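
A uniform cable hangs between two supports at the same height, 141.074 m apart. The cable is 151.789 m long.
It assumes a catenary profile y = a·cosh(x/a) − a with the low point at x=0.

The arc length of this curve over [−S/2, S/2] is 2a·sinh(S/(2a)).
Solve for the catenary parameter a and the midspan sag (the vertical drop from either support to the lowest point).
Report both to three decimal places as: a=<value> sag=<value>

seed: a₀ = √(S³/(24(L−S))) = √(141.074³/(24·10.715)) = 104.488564
iter 1: u=0.675069  f(a)=+2.468e-01  f'(a)=-2.146e-01  a ← 104.488564 − (+2.468e-01/-2.146e-01) = 105.638722
iter 2: u=0.667719  f(a)=+4.135e-03  f'(a)=-2.075e-01  a ← 105.638722 − (+4.135e-03/-2.075e-01) = 105.658651
iter 3: u=0.667593  f(a)=+1.204e-06  f'(a)=-2.073e-01  a ← 105.658651 − (+1.204e-06/-2.073e-01) = 105.658657
iter 4: u=0.667593  f(a)=+1.421e-13  f'(a)=-2.073e-01  a ← 105.658657 − (+1.421e-13/-2.073e-01) = 105.658657
converged: |Δa| < 1e-12 after 4 iterations
sag = a·(cosh(S/(2a)) − 1) = 105.658657·(cosh(0.667593) − 1) = 24.432568
T_max/T_min = cosh(S/(2a)) = 1.231241

a=105.659 sag=24.433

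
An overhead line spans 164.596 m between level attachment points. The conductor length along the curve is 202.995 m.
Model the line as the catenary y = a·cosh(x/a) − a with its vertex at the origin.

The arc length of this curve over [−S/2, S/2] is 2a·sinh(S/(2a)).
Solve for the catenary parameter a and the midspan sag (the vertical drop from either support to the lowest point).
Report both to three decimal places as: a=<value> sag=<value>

a=71.875 sag=52.495

seed: a₀ = √(S³/(24(L−S))) = √(164.596³/(24·38.399)) = 69.560603
iter 1: u=1.183112  f(a)=+2.779e+00  f'(a)=-1.267e+00  a ← 69.560603 − (+2.779e+00/-1.267e+00) = 71.754650
iter 2: u=1.146936  f(a)=+1.369e-01  f'(a)=-1.145e+00  a ← 71.754650 − (+1.369e-01/-1.145e+00) = 71.874255
iter 3: u=1.145028  f(a)=+3.703e-04  f'(a)=-1.138e+00  a ← 71.874255 − (+3.703e-04/-1.138e+00) = 71.874580
iter 4: u=1.145022  f(a)=+2.726e-09  f'(a)=-1.138e+00  a ← 71.874580 − (+2.726e-09/-1.138e+00) = 71.874580
iter 5: u=1.145022  f(a)=+0.000e+00  f'(a)=-1.138e+00  a ← 71.874580 − (+0.000e+00/-1.138e+00) = 71.874580
converged: |Δa| < 1e-12 after 5 iterations
sag = a·(cosh(S/(2a)) − 1) = 71.874580·(cosh(1.145022) − 1) = 52.494619
T_max/T_min = cosh(S/(2a)) = 1.730364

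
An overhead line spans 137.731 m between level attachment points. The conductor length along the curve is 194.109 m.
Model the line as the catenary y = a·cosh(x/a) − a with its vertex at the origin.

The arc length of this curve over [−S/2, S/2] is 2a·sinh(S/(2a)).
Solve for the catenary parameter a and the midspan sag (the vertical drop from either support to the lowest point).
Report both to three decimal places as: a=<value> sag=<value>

seed: a₀ = √(S³/(24(L−S))) = √(137.731³/(24·56.378)) = 43.942736
iter 1: u=1.567165  f(a)=+7.342e+00  f'(a)=-3.254e+00  a ← 43.942736 − (+7.342e+00/-3.254e+00) = 46.199067
iter 2: u=1.490625  f(a)=+6.034e-01  f'(a)=-2.739e+00  a ← 46.199067 − (+6.034e-01/-2.739e+00) = 46.419345
iter 3: u=1.483552  f(a)=+4.882e-03  f'(a)=-2.695e+00  a ← 46.419345 − (+4.882e-03/-2.695e+00) = 46.421157
iter 4: u=1.483494  f(a)=+3.252e-07  f'(a)=-2.695e+00  a ← 46.421157 − (+3.252e-07/-2.695e+00) = 46.421157
iter 5: u=1.483494  f(a)=+5.684e-14  f'(a)=-2.695e+00  a ← 46.421157 − (+5.684e-14/-2.695e+00) = 46.421157
converged: |Δa| < 1e-12 after 5 iterations
sag = a·(cosh(S/(2a)) − 1) = 46.421157·(cosh(1.483494) − 1) = 61.163692
T_max/T_min = cosh(S/(2a)) = 2.317582

a=46.421 sag=61.164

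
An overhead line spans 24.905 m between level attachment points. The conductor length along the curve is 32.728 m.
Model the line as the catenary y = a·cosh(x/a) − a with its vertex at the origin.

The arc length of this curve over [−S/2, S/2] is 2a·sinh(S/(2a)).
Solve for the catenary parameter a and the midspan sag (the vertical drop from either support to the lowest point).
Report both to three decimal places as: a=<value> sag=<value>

a=9.470 sag=9.436

seed: a₀ = √(S³/(24(L−S))) = √(24.905³/(24·7.823)) = 9.070632
iter 1: u=1.372837  f(a)=+7.712e-01  f'(a)=-2.073e+00  a ← 9.070632 − (+7.712e-01/-2.073e+00) = 9.442692
iter 2: u=1.318745  f(a)=+4.999e-02  f'(a)=-1.812e+00  a ← 9.442692 − (+4.999e-02/-1.812e+00) = 9.470280
iter 3: u=1.314903  f(a)=+2.422e-04  f'(a)=-1.794e+00  a ← 9.470280 − (+2.422e-04/-1.794e+00) = 9.470414
iter 4: u=1.314884  f(a)=+5.748e-09  f'(a)=-1.794e+00  a ← 9.470414 − (+5.748e-09/-1.794e+00) = 9.470414
iter 5: u=1.314884  f(a)=+0.000e+00  f'(a)=-1.794e+00  a ← 9.470414 − (+0.000e+00/-1.794e+00) = 9.470414
converged: |Δa| < 1e-12 after 5 iterations
sag = a·(cosh(S/(2a)) − 1) = 9.470414·(cosh(1.314884) − 1) = 9.436443
T_max/T_min = cosh(S/(2a)) = 1.996413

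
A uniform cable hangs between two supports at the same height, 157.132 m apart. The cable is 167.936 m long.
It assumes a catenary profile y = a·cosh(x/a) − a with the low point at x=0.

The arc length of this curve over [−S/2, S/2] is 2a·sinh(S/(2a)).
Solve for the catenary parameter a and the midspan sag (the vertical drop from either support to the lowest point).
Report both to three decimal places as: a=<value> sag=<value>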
-*-*-
◆ PROMPT
Output the entries above word for word.

◆ TASK RESULT
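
A uniform cable hangs between two supports at the same height, 141.074 m apart. The cable is 151.789 m long.
It assumes a catenary profile y = a·cosh(x/a) − a with the low point at x=0.

The arc length of this curve over [−S/2, S/2] is 2a·sinh(S/(2a)).
Solve for the catenary parameter a and the midspan sag (the vertical drop from either support to the lowest point).
Report both to three decimal places as: a=<value> sag=<value>

seed: a₀ = √(S³/(24(L−S))) = √(141.074³/(24·10.715)) = 104.488564
iter 1: u=0.675069  f(a)=+2.468e-01  f'(a)=-2.146e-01  a ← 104.488564 − (+2.468e-01/-2.146e-01) = 105.638722
iter 2: u=0.667719  f(a)=+4.135e-03  f'(a)=-2.075e-01  a ← 105.638722 − (+4.135e-03/-2.075e-01) = 105.658651
iter 3: u=0.667593  f(a)=+1.204e-06  f'(a)=-2.073e-01  a ← 105.658651 − (+1.204e-06/-2.073e-01) = 105.658657
iter 4: u=0.667593  f(a)=+1.421e-13  f'(a)=-2.073e-01  a ← 105.658657 − (+1.421e-13/-2.073e-01) = 105.658657
converged: |Δa| < 1e-12 after 4 iterations
sag = a·(cosh(S/(2a)) − 1) = 105.658657·(cosh(0.667593) − 1) = 24.432568
T_max/T_min = cosh(S/(2a)) = 1.231241

a=105.659 sag=24.433

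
An overhead line spans 164.596 m between level attachment points. The conductor length along the curve is 202.995 m.
Model the line as the catenary y = a·cosh(x/a) − a with its vertex at the origin.

The arc length of this curve over [−S/2, S/2] is 2a·sinh(S/(2a)).
Solve for the catenary parameter a and the midspan sag (the vertical drop from either support to the lowest point).
Report both to three decimal places as: a=<value> sag=<value>

a=71.875 sag=52.495

seed: a₀ = √(S³/(24(L−S))) = √(164.596³/(24·38.399)) = 69.560603
iter 1: u=1.183112  f(a)=+2.779e+00  f'(a)=-1.267e+00  a ← 69.560603 − (+2.779e+00/-1.267e+00) = 71.754650
iter 2: u=1.146936  f(a)=+1.369e-01  f'(a)=-1.145e+00  a ← 71.754650 − (+1.369e-01/-1.145e+00) = 71.874255
iter 3: u=1.145028  f(a)=+3.703e-04  f'(a)=-1.138e+00  a ← 71.874255 − (+3.703e-04/-1.138e+00) = 71.874580
iter 4: u=1.145022  f(a)=+2.726e-09  f'(a)=-1.138e+00  a ← 71.874580 − (+2.726e-09/-1.138e+00) = 71.874580
iter 5: u=1.145022  f(a)=+0.000e+00  f'(a)=-1.138e+00  a ← 71.874580 − (+0.000e+00/-1.138e+00) = 71.874580
converged: |Δa| < 1e-12 after 5 iterations
sag = a·(cosh(S/(2a)) − 1) = 71.874580·(cosh(1.145022) − 1) = 52.494619
T_max/T_min = cosh(S/(2a)) = 1.730364

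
An overhead line spans 137.731 m between level attachment points. The conductor length along the curve is 194.109 m.
Model the line as the catenary y = a·cosh(x/a) − a with its vertex at the origin.

The arc length of this curve over [−S/2, S/2] is 2a·sinh(S/(2a)).
Solve for the catenary parameter a and the midspan sag (the vertical drop from either support to the lowest point).
Report both to three decimal places as: a=<value> sag=<value>

seed: a₀ = √(S³/(24(L−S))) = √(137.731³/(24·56.378)) = 43.942736
iter 1: u=1.567165  f(a)=+7.342e+00  f'(a)=-3.254e+00  a ← 43.942736 − (+7.342e+00/-3.254e+00) = 46.199067
iter 2: u=1.490625  f(a)=+6.034e-01  f'(a)=-2.739e+00  a ← 46.199067 − (+6.034e-01/-2.739e+00) = 46.419345
iter 3: u=1.483552  f(a)=+4.882e-03  f'(a)=-2.695e+00  a ← 46.419345 − (+4.882e-03/-2.695e+00) = 46.421157
iter 4: u=1.483494  f(a)=+3.252e-07  f'(a)=-2.695e+00  a ← 46.421157 − (+3.252e-07/-2.695e+00) = 46.421157
iter 5: u=1.483494  f(a)=+5.684e-14  f'(a)=-2.695e+00  a ← 46.421157 − (+5.684e-14/-2.695e+00) = 46.421157
converged: |Δa| < 1e-12 after 5 iterations
sag = a·(cosh(S/(2a)) − 1) = 46.421157·(cosh(1.483494) − 1) = 61.163692
T_max/T_min = cosh(S/(2a)) = 2.317582

a=46.421 sag=61.164

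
An overhead line spans 24.905 m between level attachment points. The conductor length along the curve is 32.728 m.
Model the line as the catenary y = a·cosh(x/a) − a with its vertex at the origin.

The arc length of this curve over [−S/2, S/2] is 2a·sinh(S/(2a)).
Solve for the catenary parameter a and the midspan sag (the vertical drop from either support to the lowest point).
Report both to three decimal places as: a=<value> sag=<value>

a=9.470 sag=9.436

seed: a₀ = √(S³/(24(L−S))) = √(24.905³/(24·7.823)) = 9.070632
iter 1: u=1.372837  f(a)=+7.712e-01  f'(a)=-2.073e+00  a ← 9.070632 − (+7.712e-01/-2.073e+00) = 9.442692
iter 2: u=1.318745  f(a)=+4.999e-02  f'(a)=-1.812e+00  a ← 9.442692 − (+4.999e-02/-1.812e+00) = 9.470280
iter 3: u=1.314903  f(a)=+2.422e-04  f'(a)=-1.794e+00  a ← 9.470280 − (+2.422e-04/-1.794e+00) = 9.470414
iter 4: u=1.314884  f(a)=+5.748e-09  f'(a)=-1.794e+00  a ← 9.470414 − (+5.748e-09/-1.794e+00) = 9.470414
iter 5: u=1.314884  f(a)=+0.000e+00  f'(a)=-1.794e+00  a ← 9.470414 − (+0.000e+00/-1.794e+00) = 9.470414
converged: |Δa| < 1e-12 after 5 iterations
sag = a·(cosh(S/(2a)) − 1) = 9.470414·(cosh(1.314884) − 1) = 9.436443
T_max/T_min = cosh(S/(2a)) = 1.996413

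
A uniform cable hangs between two supports at the same height, 157.132 m apart. The cable is 167.936 m long.
It assumes a catenary profile y = a·cosh(x/a) − a with the low point at x=0.

The arc length of this curve over [−S/2, S/2] is 2a·sinh(S/(2a)).
Solve for the catenary parameter a and the midspan sag (the vertical drop from either support to the lowest point).
Report both to three decimal places as: a=<value> sag=<value>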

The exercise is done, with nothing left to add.